[Saved data entries]
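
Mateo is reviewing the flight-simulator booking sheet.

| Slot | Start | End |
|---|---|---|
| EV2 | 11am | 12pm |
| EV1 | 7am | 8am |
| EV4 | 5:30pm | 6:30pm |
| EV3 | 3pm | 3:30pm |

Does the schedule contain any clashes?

Sorted by start: EV1, EV2, EV3, EV4.
EV2 starts after EV1 ends; EV1 is clear from here.
EV3 starts after EV2 ends; EV2 is clear from here.
EV4 starts after EV3 ends.
Every pair is clear; the schedule has no overlaps.

No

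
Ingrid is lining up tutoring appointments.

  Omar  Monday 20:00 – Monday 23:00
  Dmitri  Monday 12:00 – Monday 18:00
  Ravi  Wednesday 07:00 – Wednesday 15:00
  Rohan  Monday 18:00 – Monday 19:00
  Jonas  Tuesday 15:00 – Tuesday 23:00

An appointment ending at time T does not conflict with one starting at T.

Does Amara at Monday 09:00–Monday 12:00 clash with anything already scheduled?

No — it doesn't clash with anything

Dmitri: starts Monday 12:00 at or after Amara ends Monday 12:00 → clear.
Rohan: starts Monday 18:00 at or after Amara ends Monday 12:00 → clear.
Omar: starts Monday 20:00 at or after Amara ends Monday 12:00 → clear.
Jonas: starts Tuesday 15:00 at or after Amara ends Monday 12:00 → clear.
Ravi: starts Wednesday 07:00 at or after Amara ends Monday 12:00 → clear.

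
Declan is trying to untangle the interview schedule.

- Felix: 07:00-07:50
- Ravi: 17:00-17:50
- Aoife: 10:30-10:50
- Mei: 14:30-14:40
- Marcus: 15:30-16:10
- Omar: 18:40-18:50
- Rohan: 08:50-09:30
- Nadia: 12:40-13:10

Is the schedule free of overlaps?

Check each pair: they overlap iff neither finishes before the other starts.
Sorted by start: Felix, Rohan, Aoife, Nadia, Mei, Marcus, Ravi, Omar.
Rohan starts after Felix ends, so Felix has no further overlaps.
Aoife starts after Rohan ends, so Rohan has no further overlaps.
Nadia starts after Aoife ends, so Aoife has no further overlaps.
Mei starts after Nadia ends, so Nadia has no further overlaps.
Marcus starts after Mei ends, so Mei has no further overlaps.
Ravi starts after Marcus ends, so Marcus has no further overlaps.
Omar starts after Ravi ends.
Every pair is clear; the schedule has no overlaps.

Yes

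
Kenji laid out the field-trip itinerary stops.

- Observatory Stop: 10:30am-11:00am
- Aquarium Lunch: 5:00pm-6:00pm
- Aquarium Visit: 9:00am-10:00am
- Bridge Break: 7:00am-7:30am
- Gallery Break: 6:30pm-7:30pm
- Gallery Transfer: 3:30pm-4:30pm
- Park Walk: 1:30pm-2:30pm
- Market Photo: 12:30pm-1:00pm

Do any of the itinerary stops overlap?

Sorted by start: Bridge Break, Aquarium Visit, Observatory Stop, Market Photo, Park Walk, Gallery Transfer, Aquarium Lunch, Gallery Break.
Aquarium Visit starts after Bridge Break ends, so Bridge Break has no further overlaps.
Observatory Stop starts after Aquarium Visit ends, so Aquarium Visit has no further overlaps.
Market Photo starts after Observatory Stop ends, so Observatory Stop has no further overlaps.
Park Walk starts after Market Photo ends, so Market Photo has no further overlaps.
Gallery Transfer starts after Park Walk ends, so Park Walk has no further overlaps.
Aquarium Lunch starts after Gallery Transfer ends, so Gallery Transfer has no further overlaps.
Gallery Break starts after Aquarium Lunch ends.
Every pair is clear; the schedule has no overlaps.

No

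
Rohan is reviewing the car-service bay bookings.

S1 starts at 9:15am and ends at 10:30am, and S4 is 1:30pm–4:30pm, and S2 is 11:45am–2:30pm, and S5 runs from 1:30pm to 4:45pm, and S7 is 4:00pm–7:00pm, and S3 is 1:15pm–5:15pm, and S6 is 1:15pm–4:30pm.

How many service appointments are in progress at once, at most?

5

Sweep the timeline, counting +1 at each start and −1 at each end (ends before starts at a tie):
9:15am start S1 → 1
10:30am end S1 → 0
11:45am start S2 → 1
1:15pm start S3 → 2
1:15pm start S6 → 3
1:30pm start S4 → 4
1:30pm start S5 → 5
2:30pm end S2 → 4
4:00pm start S7 → 5
4:30pm end S4 → 4
4:30pm end S6 → 3
4:45pm end S5 → 2
5:15pm end S3 → 1
7:00pm end S7 → 0
Peak is 5, at 1:30pm (S2, S3, S4, S5, S6).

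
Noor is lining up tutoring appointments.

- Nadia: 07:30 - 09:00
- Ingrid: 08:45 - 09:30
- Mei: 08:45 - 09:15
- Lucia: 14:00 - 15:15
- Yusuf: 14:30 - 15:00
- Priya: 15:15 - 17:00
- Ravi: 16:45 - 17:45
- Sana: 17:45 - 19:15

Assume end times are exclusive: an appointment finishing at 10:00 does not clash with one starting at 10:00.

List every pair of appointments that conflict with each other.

Ingrid & Mei, Ingrid & Nadia, Lucia & Yusuf, Mei & Nadia, Priya & Ravi

Check each pair: they overlap iff neither finishes before the other starts.
Sorted by start: Nadia, Ingrid, Mei, Lucia, Yusuf, Priya, Ravi, Sana.
Ingrid starts before Nadia ends → Nadia and Ingrid overlap.
Mei starts before Nadia ends → Nadia and Mei overlap.
Lucia starts after Nadia ends — done with Nadia.
Mei starts before Ingrid ends → Ingrid and Mei overlap.
Lucia starts after Ingrid ends — done with Ingrid.
Lucia starts after Mei ends — done with Mei.
Yusuf starts before Lucia ends → Lucia and Yusuf overlap.
Priya starts exactly when Lucia ends (back-to-back, no overlap) — done with Lucia.
Priya starts after Yusuf ends — done with Yusuf.
Ravi starts before Priya ends → Priya and Ravi overlap.
Sana starts after Priya ends.
Sana starts exactly when Ravi ends (back-to-back, no overlap).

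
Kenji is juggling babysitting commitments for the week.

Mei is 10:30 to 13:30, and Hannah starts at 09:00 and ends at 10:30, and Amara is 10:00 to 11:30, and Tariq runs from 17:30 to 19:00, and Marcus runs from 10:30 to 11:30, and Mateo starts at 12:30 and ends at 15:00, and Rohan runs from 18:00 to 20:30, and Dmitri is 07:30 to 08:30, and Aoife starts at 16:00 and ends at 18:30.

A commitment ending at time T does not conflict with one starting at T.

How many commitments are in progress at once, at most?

3

Walk through starts and ends in time order (an end at T is processed before a start at T):
07:30 start Dmitri → 1
08:30 end Dmitri → 0
09:00 start Hannah → 1
10:00 start Amara → 2
10:30 end Hannah → 1
10:30 start Marcus → 2
10:30 start Mei → 3
11:30 end Amara → 2
11:30 end Marcus → 1
12:30 start Mateo → 2
13:30 end Mei → 1
15:00 end Mateo → 0
16:00 start Aoife → 1
17:30 start Tariq → 2
18:00 start Rohan → 3
18:30 end Aoife → 2
19:00 end Tariq → 1
20:30 end Rohan → 0
Peak is 3, at 10:30 (Amara, Marcus, Mei).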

### [WORK TO COMPLETE]
Copy out every line of the entries where the string "starting" shows up.

### [OUTPUT BELOW]
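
An appointment ending at time T does not conflict with one starting at T.
Assume end times are exclusive: an appointment finishing at 10:00 does not clash with one starting at 10:00.
A commitment ending at time T does not conflict with one starting at T.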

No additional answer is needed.